[Opening RECORDS FOR THIS EXERCISE section]
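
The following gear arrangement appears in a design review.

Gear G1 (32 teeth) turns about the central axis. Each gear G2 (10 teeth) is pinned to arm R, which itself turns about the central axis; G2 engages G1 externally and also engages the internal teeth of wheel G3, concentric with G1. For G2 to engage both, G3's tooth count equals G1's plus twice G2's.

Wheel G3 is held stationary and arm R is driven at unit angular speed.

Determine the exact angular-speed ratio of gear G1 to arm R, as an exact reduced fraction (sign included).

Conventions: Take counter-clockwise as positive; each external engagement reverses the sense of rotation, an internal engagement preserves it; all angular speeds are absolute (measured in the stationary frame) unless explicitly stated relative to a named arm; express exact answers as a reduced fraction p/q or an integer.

class = planetary set [G3 = 32+2·10 = 52; Willis about the carrier]
ring teeth: 32 + 2·10 = 52
32(ω_sun−ω_arm) = −52(ω_ring−ω_arm),  ω_ring = 0, ω_arm = 1
ω_sun = 1 − (52/32)(0−1) = 21/8
ω_out/ω_in = 21/8

21/8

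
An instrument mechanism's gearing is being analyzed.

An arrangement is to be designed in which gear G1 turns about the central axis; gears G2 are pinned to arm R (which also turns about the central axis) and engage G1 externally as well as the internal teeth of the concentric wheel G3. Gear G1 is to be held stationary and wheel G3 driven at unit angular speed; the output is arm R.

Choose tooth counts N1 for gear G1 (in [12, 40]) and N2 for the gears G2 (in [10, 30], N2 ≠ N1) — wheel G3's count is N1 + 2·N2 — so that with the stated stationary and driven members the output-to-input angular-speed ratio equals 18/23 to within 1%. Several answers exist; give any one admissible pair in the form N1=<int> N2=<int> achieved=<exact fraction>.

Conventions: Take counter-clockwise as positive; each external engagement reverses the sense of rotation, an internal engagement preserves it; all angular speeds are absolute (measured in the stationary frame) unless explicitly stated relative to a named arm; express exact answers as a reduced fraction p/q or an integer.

N1=20 N2=26 achieved=18/23

design class (target 18/23): planetary set
Willis with ω_sun = 0: ω_arm/ω_ring = N3/(N1+N3); set equal to 18/23  ⇒  N3/N1 = (18/23)/(1 − 18/23) = 18/5
N3 = N1 + 2·N2  ⇒  N2/N1 = (N3/N1 − 1)/2 = (18/5 − 1)/2 = 13/10
smallest multiple with N1 ≥ 12 and N2 ≥ 10: k = 2  ⇒  N1 = 2·10 = 20, N2 = 2·13 = 26 (N1 ≤ 40, N2 ≤ 30, N2 ≠ N1 ✓), N3 = 20 + 2·26 = 72
check: N3/(N1+N3) with N1 = 20, N3 = 72 gives 18/23; |achieved − target| = 0 ≤ 9/1150 ✓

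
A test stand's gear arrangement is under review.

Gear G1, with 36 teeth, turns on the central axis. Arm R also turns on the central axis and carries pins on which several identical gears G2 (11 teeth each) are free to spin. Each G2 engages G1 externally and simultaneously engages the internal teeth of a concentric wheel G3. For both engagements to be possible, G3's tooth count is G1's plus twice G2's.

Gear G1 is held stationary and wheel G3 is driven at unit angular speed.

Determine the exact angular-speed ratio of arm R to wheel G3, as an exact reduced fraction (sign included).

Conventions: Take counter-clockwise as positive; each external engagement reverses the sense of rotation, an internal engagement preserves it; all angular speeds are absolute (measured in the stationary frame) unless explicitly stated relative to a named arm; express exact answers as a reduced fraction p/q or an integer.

29/47

recognized (axles ride arm R): planetary set, 36/11/58 teeth
ring teeth: 36 + 2·11 = 58
36(ω_sun−ω_arm) = −58(ω_ring−ω_arm),  ω_sun = 0, ω_ring = 1
36(0−ω_arm) = −58(1−ω_arm)  ⇒  94·ω_arm = 58  ⇒  ω_arm = 29/47
ω_out/ω_in = 29/47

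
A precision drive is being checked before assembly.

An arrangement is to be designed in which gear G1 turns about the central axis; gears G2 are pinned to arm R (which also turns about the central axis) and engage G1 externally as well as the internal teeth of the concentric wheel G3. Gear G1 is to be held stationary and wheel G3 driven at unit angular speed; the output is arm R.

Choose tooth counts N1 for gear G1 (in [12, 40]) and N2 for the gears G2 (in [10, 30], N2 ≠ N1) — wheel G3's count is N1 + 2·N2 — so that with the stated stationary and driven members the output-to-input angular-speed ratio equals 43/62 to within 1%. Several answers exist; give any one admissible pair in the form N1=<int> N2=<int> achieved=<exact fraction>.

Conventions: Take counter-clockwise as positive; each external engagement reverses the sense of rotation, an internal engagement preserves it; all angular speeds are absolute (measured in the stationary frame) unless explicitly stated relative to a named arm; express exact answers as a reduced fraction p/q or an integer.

N1=19 N2=12 achieved=43/62

topology: planetary set — design target 43/62, arm = carrier (Willis)
Willis with ω_sun = 0: ω_arm/ω_ring = N3/(N1+N3); set equal to 43/62  ⇒  N3/N1 = (43/62)/(1 − 43/62) = 43/19
N3 = N1 + 2·N2  ⇒  N2/N1 = (N3/N1 − 1)/2 = (43/19 − 1)/2 = 12/19
smallest multiple with N1 ≥ 12 and N2 ≥ 10: k = 1  ⇒  N1 = 1·19 = 19, N2 = 1·12 = 12 (N1 ≤ 40, N2 ≤ 30, N2 ≠ N1 ✓), N3 = 19 + 2·12 = 43
check: N3/(N1+N3) with N1 = 19, N3 = 43 gives 43/62; |achieved − target| = 0 ≤ 43/6200 ✓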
[Closing RECORDS FOR THIS EXERCISE section]
§ **EXERCISE AIM**
If a line in the records above has the word "pair", copy it.

§ **WRITTEN ANSWER**
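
Choose tooth counts N1 for gear G1 (in [12, 40]) and N2 for the gears G2 (in [10, 30], N2 ≠ N1) — wheel G3's count is N1 + 2·N2 — so that with the stated stationary and driven members the output-to-input angular-speed ratio equals 18/23 to within 1%. Several answers exist; give any one admissible pair in the form N1=<int> N2=<int> achieved=<exact fraction>.
Choose tooth counts N1 for gear G1 (in [12, 40]) and N2 for the gears G2 (in [10, 30], N2 ≠ N1) — wheel G3's count is N1 + 2·N2 — so that with the stated stationary and driven members the output-to-input angular-speed ratio equals 43/62 to within 1%. Several answers exist; give any one admissible pair in the form N1=<int> N2=<int> achieved=<exact fraction>.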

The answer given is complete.